The required output is the line that contains "A lossless section of RG-6" and every line after it, each written out exactly, up to the end of the entries.

#### Provided entries ####

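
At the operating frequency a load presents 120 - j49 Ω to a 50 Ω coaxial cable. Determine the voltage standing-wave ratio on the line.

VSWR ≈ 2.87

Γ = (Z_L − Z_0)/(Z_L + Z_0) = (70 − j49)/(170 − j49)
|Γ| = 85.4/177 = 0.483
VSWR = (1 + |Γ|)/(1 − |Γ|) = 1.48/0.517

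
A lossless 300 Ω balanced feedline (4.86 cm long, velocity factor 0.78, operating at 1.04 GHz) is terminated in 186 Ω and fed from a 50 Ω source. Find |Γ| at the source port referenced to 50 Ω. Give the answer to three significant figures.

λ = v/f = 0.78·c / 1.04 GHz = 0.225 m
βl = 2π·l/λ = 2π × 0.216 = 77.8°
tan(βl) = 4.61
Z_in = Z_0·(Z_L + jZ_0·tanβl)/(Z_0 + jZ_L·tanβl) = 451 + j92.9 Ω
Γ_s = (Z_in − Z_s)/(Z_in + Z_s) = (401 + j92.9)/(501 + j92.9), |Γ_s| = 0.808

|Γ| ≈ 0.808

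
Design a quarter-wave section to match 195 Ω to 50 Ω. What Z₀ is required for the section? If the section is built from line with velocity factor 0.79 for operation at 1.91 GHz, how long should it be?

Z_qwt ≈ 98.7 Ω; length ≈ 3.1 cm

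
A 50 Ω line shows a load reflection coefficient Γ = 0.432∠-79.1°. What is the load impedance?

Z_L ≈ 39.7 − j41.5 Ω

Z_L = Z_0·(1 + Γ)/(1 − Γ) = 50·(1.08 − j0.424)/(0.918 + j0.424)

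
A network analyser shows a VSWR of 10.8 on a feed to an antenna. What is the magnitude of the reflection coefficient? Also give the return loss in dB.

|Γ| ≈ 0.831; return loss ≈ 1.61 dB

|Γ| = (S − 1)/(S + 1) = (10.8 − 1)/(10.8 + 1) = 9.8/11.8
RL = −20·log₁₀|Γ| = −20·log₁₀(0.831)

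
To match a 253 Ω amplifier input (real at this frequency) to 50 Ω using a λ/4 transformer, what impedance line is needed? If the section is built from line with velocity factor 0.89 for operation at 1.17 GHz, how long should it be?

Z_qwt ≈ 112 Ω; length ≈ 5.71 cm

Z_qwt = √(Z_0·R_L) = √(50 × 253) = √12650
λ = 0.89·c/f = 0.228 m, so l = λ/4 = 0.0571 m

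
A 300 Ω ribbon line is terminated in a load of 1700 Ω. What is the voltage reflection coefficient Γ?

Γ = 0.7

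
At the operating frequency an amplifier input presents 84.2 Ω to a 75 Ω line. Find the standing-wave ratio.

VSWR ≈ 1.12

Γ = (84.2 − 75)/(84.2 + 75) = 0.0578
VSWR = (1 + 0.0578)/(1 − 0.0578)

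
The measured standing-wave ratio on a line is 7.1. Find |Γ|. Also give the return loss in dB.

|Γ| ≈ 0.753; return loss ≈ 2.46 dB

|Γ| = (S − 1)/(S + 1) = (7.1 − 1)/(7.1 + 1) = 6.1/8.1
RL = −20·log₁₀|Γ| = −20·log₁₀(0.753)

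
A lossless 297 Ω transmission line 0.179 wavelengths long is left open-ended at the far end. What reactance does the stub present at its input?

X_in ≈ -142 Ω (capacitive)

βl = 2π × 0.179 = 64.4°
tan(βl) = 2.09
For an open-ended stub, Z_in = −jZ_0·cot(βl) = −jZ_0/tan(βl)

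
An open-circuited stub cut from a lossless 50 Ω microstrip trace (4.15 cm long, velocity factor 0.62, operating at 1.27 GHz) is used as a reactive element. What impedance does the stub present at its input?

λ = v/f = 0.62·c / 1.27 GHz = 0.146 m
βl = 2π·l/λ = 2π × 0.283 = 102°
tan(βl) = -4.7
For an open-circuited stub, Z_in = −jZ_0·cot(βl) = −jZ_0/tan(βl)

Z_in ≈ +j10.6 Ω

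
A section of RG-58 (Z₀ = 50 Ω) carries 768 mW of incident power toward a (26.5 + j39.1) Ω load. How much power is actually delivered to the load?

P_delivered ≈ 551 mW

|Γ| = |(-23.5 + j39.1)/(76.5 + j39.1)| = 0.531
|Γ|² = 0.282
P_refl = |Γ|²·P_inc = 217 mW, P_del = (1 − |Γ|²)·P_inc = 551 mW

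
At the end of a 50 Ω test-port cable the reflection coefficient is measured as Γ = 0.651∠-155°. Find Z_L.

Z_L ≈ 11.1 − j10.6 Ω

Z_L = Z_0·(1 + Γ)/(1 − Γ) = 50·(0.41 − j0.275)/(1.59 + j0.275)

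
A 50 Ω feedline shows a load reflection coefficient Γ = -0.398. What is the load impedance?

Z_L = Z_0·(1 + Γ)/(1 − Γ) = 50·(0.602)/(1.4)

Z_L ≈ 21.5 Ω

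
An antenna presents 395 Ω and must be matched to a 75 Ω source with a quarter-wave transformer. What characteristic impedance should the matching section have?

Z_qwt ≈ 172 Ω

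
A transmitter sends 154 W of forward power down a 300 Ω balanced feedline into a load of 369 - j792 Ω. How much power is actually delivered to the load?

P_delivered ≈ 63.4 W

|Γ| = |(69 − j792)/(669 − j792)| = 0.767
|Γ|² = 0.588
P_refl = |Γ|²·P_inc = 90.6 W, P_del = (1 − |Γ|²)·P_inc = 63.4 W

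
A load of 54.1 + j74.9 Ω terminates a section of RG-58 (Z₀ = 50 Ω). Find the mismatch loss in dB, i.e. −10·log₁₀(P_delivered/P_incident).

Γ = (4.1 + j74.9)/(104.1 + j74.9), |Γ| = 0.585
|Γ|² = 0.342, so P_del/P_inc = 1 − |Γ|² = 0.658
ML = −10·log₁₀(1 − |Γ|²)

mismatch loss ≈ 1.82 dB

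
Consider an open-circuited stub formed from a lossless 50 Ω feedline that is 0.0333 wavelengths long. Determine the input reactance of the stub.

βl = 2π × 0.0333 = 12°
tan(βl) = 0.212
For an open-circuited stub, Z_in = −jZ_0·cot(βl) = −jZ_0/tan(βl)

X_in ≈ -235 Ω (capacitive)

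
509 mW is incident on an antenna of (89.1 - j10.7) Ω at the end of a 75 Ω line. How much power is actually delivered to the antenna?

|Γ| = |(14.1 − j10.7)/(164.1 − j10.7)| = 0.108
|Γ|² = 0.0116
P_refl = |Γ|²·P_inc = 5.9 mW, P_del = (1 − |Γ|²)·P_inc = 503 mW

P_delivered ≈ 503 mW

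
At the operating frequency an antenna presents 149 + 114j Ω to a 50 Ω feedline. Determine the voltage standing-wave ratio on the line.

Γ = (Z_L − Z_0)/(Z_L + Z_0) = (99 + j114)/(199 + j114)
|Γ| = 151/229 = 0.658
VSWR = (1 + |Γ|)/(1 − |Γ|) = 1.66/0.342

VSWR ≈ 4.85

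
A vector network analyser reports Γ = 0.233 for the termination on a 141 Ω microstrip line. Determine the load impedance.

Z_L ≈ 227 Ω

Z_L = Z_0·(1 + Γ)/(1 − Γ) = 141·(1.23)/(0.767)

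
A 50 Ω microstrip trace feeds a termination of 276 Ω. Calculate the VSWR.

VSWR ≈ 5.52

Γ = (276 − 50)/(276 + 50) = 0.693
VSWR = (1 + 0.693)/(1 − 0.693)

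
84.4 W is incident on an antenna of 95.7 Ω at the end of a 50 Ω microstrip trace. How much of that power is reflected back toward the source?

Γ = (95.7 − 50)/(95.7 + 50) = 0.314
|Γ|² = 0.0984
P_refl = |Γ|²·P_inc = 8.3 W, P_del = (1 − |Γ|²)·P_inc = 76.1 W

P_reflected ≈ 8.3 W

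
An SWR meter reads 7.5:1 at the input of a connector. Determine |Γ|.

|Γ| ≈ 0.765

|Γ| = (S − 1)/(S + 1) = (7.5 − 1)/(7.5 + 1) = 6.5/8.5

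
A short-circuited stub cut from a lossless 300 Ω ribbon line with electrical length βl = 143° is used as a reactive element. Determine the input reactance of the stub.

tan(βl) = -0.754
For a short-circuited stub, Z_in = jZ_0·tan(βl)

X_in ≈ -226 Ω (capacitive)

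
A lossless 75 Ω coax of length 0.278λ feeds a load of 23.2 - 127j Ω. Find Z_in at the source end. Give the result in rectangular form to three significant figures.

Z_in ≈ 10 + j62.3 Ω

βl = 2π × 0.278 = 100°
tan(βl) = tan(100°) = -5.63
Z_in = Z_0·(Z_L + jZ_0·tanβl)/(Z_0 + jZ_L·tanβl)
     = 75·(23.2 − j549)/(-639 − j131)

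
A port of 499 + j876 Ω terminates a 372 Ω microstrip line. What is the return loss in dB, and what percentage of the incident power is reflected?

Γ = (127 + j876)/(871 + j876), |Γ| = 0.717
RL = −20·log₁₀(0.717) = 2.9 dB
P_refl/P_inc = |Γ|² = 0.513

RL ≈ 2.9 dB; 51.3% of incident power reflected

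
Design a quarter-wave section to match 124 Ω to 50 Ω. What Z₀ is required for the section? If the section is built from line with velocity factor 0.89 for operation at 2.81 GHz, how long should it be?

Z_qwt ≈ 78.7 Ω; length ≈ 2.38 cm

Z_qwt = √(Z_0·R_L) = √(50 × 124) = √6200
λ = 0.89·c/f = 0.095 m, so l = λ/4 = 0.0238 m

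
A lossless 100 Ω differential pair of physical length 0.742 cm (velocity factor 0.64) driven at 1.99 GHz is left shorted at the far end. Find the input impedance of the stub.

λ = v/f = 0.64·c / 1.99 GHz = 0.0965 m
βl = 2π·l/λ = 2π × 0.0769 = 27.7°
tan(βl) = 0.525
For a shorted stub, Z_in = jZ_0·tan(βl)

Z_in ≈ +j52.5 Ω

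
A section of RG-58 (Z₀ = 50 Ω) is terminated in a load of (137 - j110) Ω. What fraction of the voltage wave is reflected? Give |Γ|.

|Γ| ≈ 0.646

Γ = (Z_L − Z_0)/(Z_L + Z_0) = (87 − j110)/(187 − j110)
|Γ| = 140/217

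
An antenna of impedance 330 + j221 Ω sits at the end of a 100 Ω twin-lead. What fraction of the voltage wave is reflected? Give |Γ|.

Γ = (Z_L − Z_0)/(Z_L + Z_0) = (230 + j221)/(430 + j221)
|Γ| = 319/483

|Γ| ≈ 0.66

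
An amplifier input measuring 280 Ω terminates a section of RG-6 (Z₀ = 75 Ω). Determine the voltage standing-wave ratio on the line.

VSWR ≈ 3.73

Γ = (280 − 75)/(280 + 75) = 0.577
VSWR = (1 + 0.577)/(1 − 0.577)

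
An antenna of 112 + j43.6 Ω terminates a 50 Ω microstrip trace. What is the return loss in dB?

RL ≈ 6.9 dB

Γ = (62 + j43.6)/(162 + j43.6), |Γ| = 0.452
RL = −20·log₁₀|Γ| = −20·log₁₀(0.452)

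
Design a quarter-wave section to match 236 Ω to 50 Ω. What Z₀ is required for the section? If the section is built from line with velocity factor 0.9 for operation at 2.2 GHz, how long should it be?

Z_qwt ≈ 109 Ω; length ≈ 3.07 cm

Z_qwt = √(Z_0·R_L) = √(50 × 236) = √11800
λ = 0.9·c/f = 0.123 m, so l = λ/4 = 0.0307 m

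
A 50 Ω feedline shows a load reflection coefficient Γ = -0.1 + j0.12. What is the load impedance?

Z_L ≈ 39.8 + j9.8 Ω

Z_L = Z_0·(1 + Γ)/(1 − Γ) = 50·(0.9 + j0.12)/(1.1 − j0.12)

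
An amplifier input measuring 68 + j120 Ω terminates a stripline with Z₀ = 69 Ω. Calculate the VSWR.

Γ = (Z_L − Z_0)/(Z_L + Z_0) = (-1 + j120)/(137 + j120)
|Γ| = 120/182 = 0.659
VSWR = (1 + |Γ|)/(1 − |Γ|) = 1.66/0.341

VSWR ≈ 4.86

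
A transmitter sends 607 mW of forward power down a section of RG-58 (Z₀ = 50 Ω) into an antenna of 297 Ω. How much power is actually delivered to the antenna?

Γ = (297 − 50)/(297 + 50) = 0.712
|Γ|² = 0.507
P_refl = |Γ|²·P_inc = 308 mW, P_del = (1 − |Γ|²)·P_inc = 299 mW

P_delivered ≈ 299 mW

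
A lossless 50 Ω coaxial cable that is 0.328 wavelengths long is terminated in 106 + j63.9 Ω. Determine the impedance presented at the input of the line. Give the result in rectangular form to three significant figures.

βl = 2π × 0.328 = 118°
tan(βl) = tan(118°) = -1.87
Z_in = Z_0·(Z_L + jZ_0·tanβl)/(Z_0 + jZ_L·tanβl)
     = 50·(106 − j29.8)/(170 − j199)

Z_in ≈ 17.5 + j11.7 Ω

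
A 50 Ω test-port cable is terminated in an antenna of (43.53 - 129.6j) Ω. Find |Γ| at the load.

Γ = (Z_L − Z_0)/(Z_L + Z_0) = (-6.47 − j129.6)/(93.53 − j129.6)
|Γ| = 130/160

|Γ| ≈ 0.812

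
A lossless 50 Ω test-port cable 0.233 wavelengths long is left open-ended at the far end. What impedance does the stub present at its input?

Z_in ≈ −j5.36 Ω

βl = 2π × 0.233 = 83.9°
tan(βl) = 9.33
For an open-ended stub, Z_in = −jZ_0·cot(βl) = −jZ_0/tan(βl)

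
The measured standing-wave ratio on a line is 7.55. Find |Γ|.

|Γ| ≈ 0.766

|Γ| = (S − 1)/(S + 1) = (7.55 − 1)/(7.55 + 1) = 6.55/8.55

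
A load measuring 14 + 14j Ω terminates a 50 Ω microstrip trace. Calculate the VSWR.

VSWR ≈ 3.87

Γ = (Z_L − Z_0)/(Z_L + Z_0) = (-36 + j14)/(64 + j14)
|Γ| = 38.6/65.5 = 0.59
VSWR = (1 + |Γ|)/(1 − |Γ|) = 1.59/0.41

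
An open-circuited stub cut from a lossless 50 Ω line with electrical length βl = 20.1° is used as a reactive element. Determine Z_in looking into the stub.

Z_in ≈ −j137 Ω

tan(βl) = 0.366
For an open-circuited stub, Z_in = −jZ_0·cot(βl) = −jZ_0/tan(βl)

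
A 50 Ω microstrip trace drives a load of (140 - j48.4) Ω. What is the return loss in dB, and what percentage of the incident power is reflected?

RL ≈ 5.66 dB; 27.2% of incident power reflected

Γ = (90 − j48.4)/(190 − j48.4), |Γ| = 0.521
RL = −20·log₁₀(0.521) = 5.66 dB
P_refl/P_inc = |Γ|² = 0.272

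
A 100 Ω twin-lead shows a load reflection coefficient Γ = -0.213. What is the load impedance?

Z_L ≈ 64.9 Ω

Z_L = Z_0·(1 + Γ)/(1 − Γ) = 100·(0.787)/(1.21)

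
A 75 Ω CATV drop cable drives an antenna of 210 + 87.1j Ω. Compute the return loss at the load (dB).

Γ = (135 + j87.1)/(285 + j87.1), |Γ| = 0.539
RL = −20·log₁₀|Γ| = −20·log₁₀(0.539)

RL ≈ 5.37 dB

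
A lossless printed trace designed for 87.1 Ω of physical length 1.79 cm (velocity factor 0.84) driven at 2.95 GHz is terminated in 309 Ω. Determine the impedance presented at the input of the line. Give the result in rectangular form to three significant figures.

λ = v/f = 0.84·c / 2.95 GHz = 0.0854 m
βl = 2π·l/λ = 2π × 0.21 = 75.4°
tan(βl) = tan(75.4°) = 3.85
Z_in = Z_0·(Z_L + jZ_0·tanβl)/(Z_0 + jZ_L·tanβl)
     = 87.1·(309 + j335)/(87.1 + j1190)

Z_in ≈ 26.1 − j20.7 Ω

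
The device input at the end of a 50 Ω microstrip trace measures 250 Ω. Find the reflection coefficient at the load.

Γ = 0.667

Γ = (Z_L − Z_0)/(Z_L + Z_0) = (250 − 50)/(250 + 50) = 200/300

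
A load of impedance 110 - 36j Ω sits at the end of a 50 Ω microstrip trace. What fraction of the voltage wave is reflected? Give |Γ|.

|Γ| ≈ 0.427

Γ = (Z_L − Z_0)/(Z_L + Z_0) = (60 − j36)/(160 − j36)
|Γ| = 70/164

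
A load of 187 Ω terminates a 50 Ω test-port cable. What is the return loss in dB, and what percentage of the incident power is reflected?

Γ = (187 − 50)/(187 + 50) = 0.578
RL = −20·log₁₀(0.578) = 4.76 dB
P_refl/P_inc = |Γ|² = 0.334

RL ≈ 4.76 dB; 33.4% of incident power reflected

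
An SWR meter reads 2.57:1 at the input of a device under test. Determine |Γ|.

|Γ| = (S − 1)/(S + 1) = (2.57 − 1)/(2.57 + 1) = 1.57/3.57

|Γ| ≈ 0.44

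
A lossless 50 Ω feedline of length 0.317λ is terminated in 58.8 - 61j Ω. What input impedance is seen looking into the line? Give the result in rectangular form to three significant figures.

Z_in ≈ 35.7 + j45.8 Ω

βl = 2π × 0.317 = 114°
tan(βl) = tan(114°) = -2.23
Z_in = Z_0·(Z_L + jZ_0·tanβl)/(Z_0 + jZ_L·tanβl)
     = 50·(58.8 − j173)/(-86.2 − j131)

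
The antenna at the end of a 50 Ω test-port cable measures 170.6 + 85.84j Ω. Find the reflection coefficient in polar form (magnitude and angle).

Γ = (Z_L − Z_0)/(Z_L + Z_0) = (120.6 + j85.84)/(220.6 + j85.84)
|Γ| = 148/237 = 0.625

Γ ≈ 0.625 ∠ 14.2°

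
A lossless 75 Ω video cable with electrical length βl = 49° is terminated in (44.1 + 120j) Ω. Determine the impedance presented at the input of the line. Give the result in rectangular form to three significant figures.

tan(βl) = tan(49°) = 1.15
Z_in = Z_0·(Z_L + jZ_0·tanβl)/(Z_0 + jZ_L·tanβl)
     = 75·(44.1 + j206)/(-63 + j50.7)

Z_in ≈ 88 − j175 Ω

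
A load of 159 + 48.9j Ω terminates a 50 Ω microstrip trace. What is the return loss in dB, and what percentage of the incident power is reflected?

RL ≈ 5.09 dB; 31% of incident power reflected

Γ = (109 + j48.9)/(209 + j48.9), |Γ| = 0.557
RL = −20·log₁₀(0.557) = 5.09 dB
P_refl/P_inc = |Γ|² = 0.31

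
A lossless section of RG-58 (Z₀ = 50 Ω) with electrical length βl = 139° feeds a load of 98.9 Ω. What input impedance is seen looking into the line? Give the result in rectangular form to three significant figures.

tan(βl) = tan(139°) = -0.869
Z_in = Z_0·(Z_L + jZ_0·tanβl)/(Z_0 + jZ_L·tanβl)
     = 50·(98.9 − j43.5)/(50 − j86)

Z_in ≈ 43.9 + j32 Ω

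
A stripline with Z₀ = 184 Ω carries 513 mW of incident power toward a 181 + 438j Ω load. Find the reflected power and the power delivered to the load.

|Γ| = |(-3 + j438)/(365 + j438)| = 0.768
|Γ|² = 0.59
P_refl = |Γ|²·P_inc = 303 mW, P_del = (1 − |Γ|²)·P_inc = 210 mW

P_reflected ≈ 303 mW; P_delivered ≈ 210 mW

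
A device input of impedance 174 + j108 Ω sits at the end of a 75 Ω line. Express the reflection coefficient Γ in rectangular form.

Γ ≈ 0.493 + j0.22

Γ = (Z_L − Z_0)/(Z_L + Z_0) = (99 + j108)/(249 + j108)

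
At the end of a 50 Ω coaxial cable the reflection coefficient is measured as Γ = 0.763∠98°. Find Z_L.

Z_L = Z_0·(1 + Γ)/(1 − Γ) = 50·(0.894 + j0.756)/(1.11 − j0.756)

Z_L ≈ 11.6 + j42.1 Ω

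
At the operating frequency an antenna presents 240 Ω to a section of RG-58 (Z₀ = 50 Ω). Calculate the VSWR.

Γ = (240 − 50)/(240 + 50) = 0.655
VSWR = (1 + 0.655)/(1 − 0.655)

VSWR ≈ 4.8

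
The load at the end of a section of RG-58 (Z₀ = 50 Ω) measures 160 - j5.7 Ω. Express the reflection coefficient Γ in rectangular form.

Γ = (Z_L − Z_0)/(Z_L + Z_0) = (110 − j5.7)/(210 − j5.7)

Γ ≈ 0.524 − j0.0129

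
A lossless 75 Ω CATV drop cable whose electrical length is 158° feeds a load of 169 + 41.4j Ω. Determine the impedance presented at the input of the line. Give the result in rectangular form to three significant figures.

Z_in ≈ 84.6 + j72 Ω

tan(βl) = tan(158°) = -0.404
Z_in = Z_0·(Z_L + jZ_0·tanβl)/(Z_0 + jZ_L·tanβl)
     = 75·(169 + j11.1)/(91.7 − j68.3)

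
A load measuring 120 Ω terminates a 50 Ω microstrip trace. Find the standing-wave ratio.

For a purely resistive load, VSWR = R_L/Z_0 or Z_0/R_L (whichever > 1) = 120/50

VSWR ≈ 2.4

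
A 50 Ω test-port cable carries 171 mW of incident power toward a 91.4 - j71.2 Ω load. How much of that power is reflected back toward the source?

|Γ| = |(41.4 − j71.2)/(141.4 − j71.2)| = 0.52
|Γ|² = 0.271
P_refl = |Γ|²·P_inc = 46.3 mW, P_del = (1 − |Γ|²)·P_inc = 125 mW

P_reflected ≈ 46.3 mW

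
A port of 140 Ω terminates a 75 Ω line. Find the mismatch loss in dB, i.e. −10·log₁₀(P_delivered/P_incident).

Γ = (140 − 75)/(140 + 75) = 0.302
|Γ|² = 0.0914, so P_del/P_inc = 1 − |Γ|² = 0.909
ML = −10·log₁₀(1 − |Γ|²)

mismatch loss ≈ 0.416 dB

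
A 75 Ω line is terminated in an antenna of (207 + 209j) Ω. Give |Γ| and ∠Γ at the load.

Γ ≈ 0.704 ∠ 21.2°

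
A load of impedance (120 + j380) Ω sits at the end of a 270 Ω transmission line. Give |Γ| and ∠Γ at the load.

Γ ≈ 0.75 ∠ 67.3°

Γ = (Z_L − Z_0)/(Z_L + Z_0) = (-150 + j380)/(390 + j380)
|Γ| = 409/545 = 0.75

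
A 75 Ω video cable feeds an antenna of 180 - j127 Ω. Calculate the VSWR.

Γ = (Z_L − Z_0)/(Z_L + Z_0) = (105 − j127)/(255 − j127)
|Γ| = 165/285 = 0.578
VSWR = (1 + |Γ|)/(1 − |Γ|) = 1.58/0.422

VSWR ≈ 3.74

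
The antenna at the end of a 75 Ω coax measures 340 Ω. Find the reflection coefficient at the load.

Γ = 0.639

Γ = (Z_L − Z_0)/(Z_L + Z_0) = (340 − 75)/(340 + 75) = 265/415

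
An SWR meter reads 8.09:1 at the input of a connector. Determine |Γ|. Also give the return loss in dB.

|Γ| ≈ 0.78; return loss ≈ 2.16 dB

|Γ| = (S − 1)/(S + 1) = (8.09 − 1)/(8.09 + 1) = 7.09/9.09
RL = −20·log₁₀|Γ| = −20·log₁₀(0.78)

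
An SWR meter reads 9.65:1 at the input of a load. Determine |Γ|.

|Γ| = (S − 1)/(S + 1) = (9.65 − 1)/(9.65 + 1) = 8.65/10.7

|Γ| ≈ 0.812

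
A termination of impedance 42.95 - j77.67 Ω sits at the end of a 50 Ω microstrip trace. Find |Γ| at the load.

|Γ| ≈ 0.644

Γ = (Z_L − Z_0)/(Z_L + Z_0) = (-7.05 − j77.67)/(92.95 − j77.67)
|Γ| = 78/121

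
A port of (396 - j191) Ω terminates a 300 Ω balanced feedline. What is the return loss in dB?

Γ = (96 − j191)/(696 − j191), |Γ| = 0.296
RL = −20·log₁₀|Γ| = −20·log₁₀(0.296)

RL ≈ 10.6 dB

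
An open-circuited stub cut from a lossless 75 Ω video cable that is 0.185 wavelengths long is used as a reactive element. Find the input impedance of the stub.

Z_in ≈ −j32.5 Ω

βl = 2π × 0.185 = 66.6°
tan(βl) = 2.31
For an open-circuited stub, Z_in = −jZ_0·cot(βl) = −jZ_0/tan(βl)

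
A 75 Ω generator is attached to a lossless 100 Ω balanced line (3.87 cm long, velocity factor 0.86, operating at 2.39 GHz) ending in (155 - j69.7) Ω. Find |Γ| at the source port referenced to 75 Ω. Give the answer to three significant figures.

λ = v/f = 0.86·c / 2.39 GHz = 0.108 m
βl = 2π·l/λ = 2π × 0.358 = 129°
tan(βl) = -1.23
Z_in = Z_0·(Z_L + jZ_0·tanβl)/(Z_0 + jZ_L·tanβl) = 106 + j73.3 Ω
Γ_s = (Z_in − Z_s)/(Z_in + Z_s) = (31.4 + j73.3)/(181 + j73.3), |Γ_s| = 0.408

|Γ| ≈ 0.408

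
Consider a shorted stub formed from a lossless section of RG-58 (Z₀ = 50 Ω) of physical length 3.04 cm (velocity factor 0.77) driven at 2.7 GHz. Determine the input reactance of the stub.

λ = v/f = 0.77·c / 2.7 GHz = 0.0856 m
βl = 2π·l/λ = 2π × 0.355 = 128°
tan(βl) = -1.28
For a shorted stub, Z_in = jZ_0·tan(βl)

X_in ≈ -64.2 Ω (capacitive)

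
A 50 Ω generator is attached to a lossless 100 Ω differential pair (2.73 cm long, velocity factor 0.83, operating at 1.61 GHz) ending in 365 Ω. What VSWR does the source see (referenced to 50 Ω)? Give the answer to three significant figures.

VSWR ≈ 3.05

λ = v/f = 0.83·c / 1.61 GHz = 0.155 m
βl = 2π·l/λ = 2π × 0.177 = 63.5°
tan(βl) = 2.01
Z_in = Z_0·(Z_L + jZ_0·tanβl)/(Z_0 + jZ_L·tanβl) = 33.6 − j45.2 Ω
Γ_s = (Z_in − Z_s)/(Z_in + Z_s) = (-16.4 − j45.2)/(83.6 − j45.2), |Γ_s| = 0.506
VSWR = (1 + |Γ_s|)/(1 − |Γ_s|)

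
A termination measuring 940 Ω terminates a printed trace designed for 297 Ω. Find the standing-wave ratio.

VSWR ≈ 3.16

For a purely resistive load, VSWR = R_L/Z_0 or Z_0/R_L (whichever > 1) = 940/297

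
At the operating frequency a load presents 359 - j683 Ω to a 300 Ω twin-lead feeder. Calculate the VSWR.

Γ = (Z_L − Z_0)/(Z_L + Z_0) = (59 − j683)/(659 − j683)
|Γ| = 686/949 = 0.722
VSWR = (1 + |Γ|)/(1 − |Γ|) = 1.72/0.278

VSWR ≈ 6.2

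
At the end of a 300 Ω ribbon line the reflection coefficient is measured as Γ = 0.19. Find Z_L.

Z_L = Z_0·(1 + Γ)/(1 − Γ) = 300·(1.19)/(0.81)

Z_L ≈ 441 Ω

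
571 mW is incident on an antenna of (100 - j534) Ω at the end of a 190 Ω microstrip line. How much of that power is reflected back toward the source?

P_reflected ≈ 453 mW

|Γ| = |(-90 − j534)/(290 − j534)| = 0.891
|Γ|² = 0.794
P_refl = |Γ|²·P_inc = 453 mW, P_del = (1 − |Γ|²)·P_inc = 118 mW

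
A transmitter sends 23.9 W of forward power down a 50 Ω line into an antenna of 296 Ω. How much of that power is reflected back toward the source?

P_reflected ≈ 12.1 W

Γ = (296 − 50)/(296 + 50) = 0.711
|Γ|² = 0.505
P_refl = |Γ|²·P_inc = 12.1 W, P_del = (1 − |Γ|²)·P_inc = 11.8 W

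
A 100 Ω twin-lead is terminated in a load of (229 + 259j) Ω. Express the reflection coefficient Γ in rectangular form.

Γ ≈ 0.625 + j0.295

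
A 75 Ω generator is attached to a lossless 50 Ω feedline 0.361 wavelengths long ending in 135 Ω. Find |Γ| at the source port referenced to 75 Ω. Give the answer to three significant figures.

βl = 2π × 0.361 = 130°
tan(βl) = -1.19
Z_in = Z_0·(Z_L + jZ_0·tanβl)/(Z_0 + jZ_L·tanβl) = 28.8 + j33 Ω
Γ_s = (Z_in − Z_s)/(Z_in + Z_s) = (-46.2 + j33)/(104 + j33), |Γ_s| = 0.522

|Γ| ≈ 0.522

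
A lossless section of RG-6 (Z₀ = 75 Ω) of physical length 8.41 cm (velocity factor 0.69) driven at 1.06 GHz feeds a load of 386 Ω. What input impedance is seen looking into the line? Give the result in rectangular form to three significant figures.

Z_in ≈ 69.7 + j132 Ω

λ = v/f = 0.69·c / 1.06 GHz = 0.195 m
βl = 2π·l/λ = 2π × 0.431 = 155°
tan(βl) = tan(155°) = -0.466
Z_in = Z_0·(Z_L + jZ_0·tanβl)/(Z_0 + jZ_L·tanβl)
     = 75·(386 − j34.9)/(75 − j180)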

####

> _Answer_:
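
A lossless section of RG-6 (Z₀ = 75 Ω) of physical length 8.41 cm (velocity factor 0.69) driven at 1.06 GHz feeds a load of 386 Ω. What input impedance is seen looking into the line? Give the result in rectangular form to three significant figures.

Z_in ≈ 69.7 + j132 Ω

λ = v/f = 0.69·c / 1.06 GHz = 0.195 m
βl = 2π·l/λ = 2π × 0.431 = 155°
tan(βl) = tan(155°) = -0.466
Z_in = Z_0·(Z_L + jZ_0·tanβl)/(Z_0 + jZ_L·tanβl)
     = 75·(386 − j34.9)/(75 − j180)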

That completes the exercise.